What needs to be done: Beginning with the line containing "A signed measure has" and ending with the last line, repeat the records exactly.

Records:

_ _ _

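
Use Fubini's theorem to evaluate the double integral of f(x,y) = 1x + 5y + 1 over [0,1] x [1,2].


By Fubini, integrate in x first, then y.
Step 1: Fix y, integrate over x in [0,1]:
  integral(1x + 5y + 1, x=0..1)
  = 1*(1^2 - 0^2)/2 + (5y + 1)*(1 - 0)
  = 0.5 + (5y + 1)*1
  = 0.5 + 5y + 1
  = 1.5 + 5y
Step 2: Integrate over y in [1,2]:
  integral(1.5 + 5y, y=1..2)
  = 1.5*1 + 5*(2^2 - 1^2)/2
  = 1.5 + 7.5
  = 9


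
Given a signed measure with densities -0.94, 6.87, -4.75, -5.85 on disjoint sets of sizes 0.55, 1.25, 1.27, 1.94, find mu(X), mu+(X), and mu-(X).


Step 1: Compute signed measure on each set:
  Set 1: -0.94 * 0.55 = -0.517
  Set 2: 6.87 * 1.25 = 8.5875
  Set 3: -4.75 * 1.27 = -6.0325
  Set 4: -5.85 * 1.94 = -11.349
Step 2: Total signed measure = (-0.517) + (8.5875) + (-6.0325) + (-11.349)
     = -9.311
Step 3: Positive part mu+(X) = sum of positive contributions = 8.5875
Step 4: Negative part mu-(X) = |sum of negative contributions| = 17.8985


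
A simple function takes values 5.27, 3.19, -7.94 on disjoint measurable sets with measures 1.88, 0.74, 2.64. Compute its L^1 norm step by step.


Step 1: Compute |f_i|^1 for each value:
  |5.27|^1 = 5.27
  |3.19|^1 = 3.19
  |-7.94|^1 = 7.94
Step 2: Multiply by measures and sum:
  5.27 * 1.88 = 9.9076
  3.19 * 0.74 = 2.3606
  7.94 * 2.64 = 20.9616
Sum = 9.9076 + 2.3606 + 20.9616 = 33.2298
Step 3: Take the p-th root:
||f||_1 = (33.2298)^(1/1) = 33.2298


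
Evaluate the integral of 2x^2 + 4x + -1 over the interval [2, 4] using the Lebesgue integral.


The Lebesgue integral of a Riemann-integrable function agrees with the Riemann integral.
Antiderivative F(x) = (2/3)x^3 + (4/2)x^2 + -1x
F(4) = (2/3)*4^3 + (4/2)*4^2 + -1*4
     = (2/3)*64 + (4/2)*16 + -1*4
     = 42.666667 + 32 + -4
     = 70.666667
F(2) = 11.333333
Integral = F(4) - F(2) = 70.666667 - 11.333333 = 59.333333


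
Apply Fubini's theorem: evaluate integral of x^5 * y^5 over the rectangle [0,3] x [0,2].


By Fubini's theorem, the double integral factors as a product of single integrals:
Step 1: integral_0^3 x^5 dx = [x^6/6] from 0 to 3
     = 3^6/6 = 121.5
Step 2: integral_0^2 y^5 dy = [y^6/6] from 0 to 2
     = 2^6/6 = 10.666667
Step 3: Double integral = 121.5 * 10.666667 = 1296


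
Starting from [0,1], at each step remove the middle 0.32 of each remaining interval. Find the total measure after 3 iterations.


Step 1: At each step, fraction remaining = 1 - 0.32 = 0.68
Step 2: After 3 steps, measure = (0.68)^3
Step 3: Computing the power step by step:
  After step 1: 0.68
  After step 2: 0.4624
  After step 3: 0.314432
Result = 0.314432


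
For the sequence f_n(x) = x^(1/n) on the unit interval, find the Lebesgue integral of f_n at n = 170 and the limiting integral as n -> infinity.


At n = 170: f_170(x) = x^(1/170).
Step 1: integral(x^(1/170), 0, 1) = [x^(1/170+1) / (1/170+1)] from 0 to 1
     = 1 / (1/170 + 1) = 1 / ((170+1)/170) = 170/(170+1)
     = 170/171 = 0.994152
Step 2: As n -> infinity, f_n(x) = x^(1/n) -> 1 for x in (0,1], and f_n is increasing in n.
By MCT, lim_n integral(f_n) = integral(lim_n f_n) = integral(1, 0, 1) = 1.
Step 3: Verify convergence: 170/171 = 0.994152 -> 1


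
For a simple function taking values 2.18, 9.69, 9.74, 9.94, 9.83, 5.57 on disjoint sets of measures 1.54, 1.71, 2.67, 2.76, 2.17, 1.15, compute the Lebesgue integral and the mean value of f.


Step 1: Integral = sum(value_i * measure_i)
= 2.18*1.54 + 9.69*1.71 + 9.74*2.67 + 9.94*2.76 + 9.83*2.17 + 5.57*1.15
= 3.3572 + 16.5699 + 26.0058 + 27.4344 + 21.3311 + 6.4055
= 101.1039
Step 2: Total measure of domain = 1.54 + 1.71 + 2.67 + 2.76 + 2.17 + 1.15 = 12
Step 3: Average value = 101.1039 / 12 = 8.425325


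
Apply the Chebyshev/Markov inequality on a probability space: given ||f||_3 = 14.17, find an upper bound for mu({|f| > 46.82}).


Chebyshev/Markov inequality: mu(|f| > eps) <= (||f||_p / eps)^p
Step 1: ||f||_3 / eps = 14.17 / 46.82 = 0.302648
Step 2: Raise to power p = 3:
  (0.302648)^3 = 0.027721
Step 3: Therefore mu(|f| > 46.82) <= 0.027721


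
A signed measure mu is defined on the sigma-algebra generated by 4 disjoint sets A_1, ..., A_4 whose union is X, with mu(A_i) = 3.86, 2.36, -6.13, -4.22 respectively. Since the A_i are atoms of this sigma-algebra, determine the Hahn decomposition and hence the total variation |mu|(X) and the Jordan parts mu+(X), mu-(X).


Step 1: Every measurable set is a union of atoms (the cells / points), so a Hahn decomposition is
  obtained by grouping atoms by sign: P = union of atoms with mu > 0, N = union of the remaining atoms.
  Atoms in P (indices): 1, 2;  atoms in N (indices): 3, 4
  Positive values: 3.86, 2.36
  Negative values: -6.13, -4.22
Step 2: mu+(X) = mu(P) = sum of positive atom values = 6.22
Step 3: mu-(X) = -mu(N) = sum of |negative atom values| = 10.35
Step 4: |mu|(X) = mu+(X) + mu-(X) = 6.22 + 10.35 = 16.57


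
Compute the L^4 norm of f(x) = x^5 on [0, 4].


Step 1: ||f||_4 = (integral_0^4 |x^5|^4 dx)^(1/4)
     = (integral_0^4 x^20 dx)^(1/4)
Step 2: integral_0^4 x^20 dx = [x^21/(21)] from 0 to 4 = 4^21/21
     = 4398046511104/21 = 2.094308e+11
Step 3: ||f||_4 = (2.094308e+11)^(1/4) = 676.488052


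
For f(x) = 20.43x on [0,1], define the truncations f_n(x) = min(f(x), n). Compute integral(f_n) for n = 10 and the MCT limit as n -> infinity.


f(x) = 20.43x on [0,1]; f_n(x) = min(20.43x, n). At n = 10:
Step 1: f(x) reaches 10 at x = 10/20.43 = 0.489476
Step 2: integral(f_10) = integral(20.43x, 0, 0.489476) + integral(10, 0.489476, 1)
       = 20.43*0.489476^2/2 + 10*(1 - 0.489476)
       = 2.447381 + 5.105237
       = 7.552619
Step 3: As n -> infinity, f_n increases to f, so by MCT integral(f_n) -> integral(f) = 20.43/2 = 10.215.
Convergence: integral(f_10) = 7.552619 -> 10.215 as n -> infinity


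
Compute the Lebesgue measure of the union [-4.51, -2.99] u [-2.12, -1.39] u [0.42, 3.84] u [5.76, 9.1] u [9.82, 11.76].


For pairwise disjoint intervals, m(union) = sum of lengths.
= (-2.99 - -4.51) + (-1.39 - -2.12) + (3.84 - 0.42) + (9.1 - 5.76) + (11.76 - 9.82)
= 1.52 + 0.73 + 3.42 + 3.34 + 1.94
= 10.95


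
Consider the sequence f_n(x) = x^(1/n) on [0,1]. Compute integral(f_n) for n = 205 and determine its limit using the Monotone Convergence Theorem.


At n = 205: f_205(x) = x^(1/205).
Step 1: integral(x^(1/205), 0, 1) = [x^(1/205+1) / (1/205+1)] from 0 to 1
     = 1 / (1/205 + 1) = 1 / ((205+1)/205) = 205/(205+1)
     = 205/206 = 0.995146
Step 2: As n -> infinity, f_n(x) = x^(1/n) -> 1 for x in (0,1], and f_n is increasing in n.
By MCT, lim_n integral(f_n) = integral(lim_n f_n) = integral(1, 0, 1) = 1.
Step 3: Verify convergence: 205/206 = 0.995146 -> 1


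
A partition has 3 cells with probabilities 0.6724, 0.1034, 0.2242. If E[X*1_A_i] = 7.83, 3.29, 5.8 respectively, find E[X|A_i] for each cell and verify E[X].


For each cell A_i: E[X|A_i] = E[X*1_A_i] / P(A_i)
Step 1: E[X|A_1] = 7.83 / 0.6724 = 11.644854
Step 2: E[X|A_2] = 3.29 / 0.1034 = 31.818182
Step 3: E[X|A_3] = 5.8 / 0.2242 = 25.869759
Verification: E[X] = sum E[X*1_A_i] = 7.83 + 3.29 + 5.8 = 16.92


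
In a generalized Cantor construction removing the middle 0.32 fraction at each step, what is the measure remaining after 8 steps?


Step 1: At each step, fraction remaining = 1 - 0.32 = 0.68
Step 2: After 8 steps, measure = (0.68)^8
Result = 0.045716


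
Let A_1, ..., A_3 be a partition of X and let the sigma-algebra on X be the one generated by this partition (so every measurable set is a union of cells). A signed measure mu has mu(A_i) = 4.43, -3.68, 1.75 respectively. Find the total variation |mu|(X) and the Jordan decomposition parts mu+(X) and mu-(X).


Step 1: Every measurable set is a union of atoms (the cells / points), so a Hahn decomposition is
  obtained by grouping atoms by sign: P = union of atoms with mu > 0, N = union of the remaining atoms.
  Atoms in P (indices): 1, 3;  atoms in N (indices): 2
  Positive values: 4.43, 1.75
  Negative values: -3.68
Step 2: mu+(X) = mu(P) = sum of positive atom values = 6.18
Step 3: mu-(X) = -mu(N) = sum of |negative atom values| = 3.68
Step 4: |mu|(X) = mu+(X) + mu-(X) = 6.18 + 3.68 = 9.86


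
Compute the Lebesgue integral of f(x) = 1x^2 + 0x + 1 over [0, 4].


The Lebesgue integral of a Riemann-integrable function agrees with the Riemann integral.
Antiderivative F(x) = (1/3)x^3 + (0/2)x^2 + 1x
F(4) = (1/3)*4^3 + (0/2)*4^2 + 1*4
     = (1/3)*64 + (0/2)*16 + 1*4
     = 21.333333 + 0.0 + 4
     = 25.333333
F(0) = 0.0
Integral = F(4) - F(0) = 25.333333 - 0.0 = 25.333333


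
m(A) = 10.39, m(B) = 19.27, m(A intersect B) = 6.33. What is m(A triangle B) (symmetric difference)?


m(A Delta B) = m(A) + m(B) - 2*m(A n B)
= 10.39 + 19.27 - 2*6.33
= 10.39 + 19.27 - 12.66
= 17


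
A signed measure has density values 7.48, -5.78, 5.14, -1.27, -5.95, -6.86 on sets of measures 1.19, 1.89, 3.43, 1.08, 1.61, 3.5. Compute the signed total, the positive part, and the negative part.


Step 1: Compute signed measure on each set:
  Set 1: 7.48 * 1.19 = 8.9012
  Set 2: -5.78 * 1.89 = -10.9242
  Set 3: 5.14 * 3.43 = 17.6302
  Set 4: -1.27 * 1.08 = -1.3716
  Set 5: -5.95 * 1.61 = -9.5795
  Set 6: -6.86 * 3.5 = -24.01
Step 2: Total signed measure = (8.9012) + (-10.9242) + (17.6302) + (-1.3716) + (-9.5795) + (-24.01)
     = -19.3539
Step 3: Positive part mu+(X) = sum of positive contributions = 26.5314
Step 4: Negative part mu-(X) = |sum of negative contributions| = 45.8853


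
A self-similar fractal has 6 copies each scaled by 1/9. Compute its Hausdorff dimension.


For a self-similar set with N copies scaled by 1/r:
dim_H = log(N)/log(r) = log(6)/log(9)
= 1.791759/2.197225
= 0.815465


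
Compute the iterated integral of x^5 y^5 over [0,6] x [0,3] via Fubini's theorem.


By Fubini's theorem, the double integral factors as a product of single integrals:
Step 1: integral_0^6 x^5 dx = [x^6/6] from 0 to 6
     = 6^6/6 = 7776
Step 2: integral_0^3 y^5 dy = [y^6/6] from 0 to 3
     = 3^6/6 = 121.5
Step 3: Double integral = 7776 * 121.5 = 944784


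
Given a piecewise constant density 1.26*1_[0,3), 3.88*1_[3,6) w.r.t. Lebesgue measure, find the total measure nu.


Integrate each piece of the Radon-Nikodym derivative:
Step 1: integral_0^3 1.26 dx = 1.26*(3-0) = 1.26*3 = 3.78
Step 2: integral_3^6 3.88 dx = 3.88*(6-3) = 3.88*3 = 11.64
Total: 3.78 + 11.64 = 15.42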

_ _ _

Answer box:
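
A signed measure has density values 7.48, -5.78, 5.14, -1.27, -5.95, -6.86 on sets of measures 1.19, 1.89, 3.43, 1.08, 1.61, 3.5. Compute the signed total, the positive part, and the negative part.


Step 1: Compute signed measure on each set:
  Set 1: 7.48 * 1.19 = 8.9012
  Set 2: -5.78 * 1.89 = -10.9242
  Set 3: 5.14 * 3.43 = 17.6302
  Set 4: -1.27 * 1.08 = -1.3716
  Set 5: -5.95 * 1.61 = -9.5795
  Set 6: -6.86 * 3.5 = -24.01
Step 2: Total signed measure = (8.9012) + (-10.9242) + (17.6302) + (-1.3716) + (-9.5795) + (-24.01)
     = -19.3539
Step 3: Positive part mu+(X) = sum of positive contributions = 26.5314
Step 4: Negative part mu-(X) = |sum of negative contributions| = 45.8853


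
A self-similar fractal has 6 copies each scaled by 1/9. Compute its Hausdorff dimension.


For a self-similar set with N copies scaled by 1/r:
dim_H = log(N)/log(r) = log(6)/log(9)
= 1.791759/2.197225
= 0.815465


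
Compute the iterated integral of x^5 y^5 over [0,6] x [0,3] via Fubini's theorem.


By Fubini's theorem, the double integral factors as a product of single integrals:
Step 1: integral_0^6 x^5 dx = [x^6/6] from 0 to 6
     = 6^6/6 = 7776
Step 2: integral_0^3 y^5 dy = [y^6/6] from 0 to 3
     = 3^6/6 = 121.5
Step 3: Double integral = 7776 * 121.5 = 944784


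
Given a piecewise constant density 1.26*1_[0,3), 3.88*1_[3,6) w.r.t. Lebesgue measure, find the total measure nu.


Integrate each piece of the Radon-Nikodym derivative:
Step 1: integral_0^3 1.26 dx = 1.26*(3-0) = 1.26*3 = 3.78
Step 2: integral_3^6 3.88 dx = 3.88*(6-3) = 3.88*3 = 11.64
Total: 3.78 + 11.64 = 15.42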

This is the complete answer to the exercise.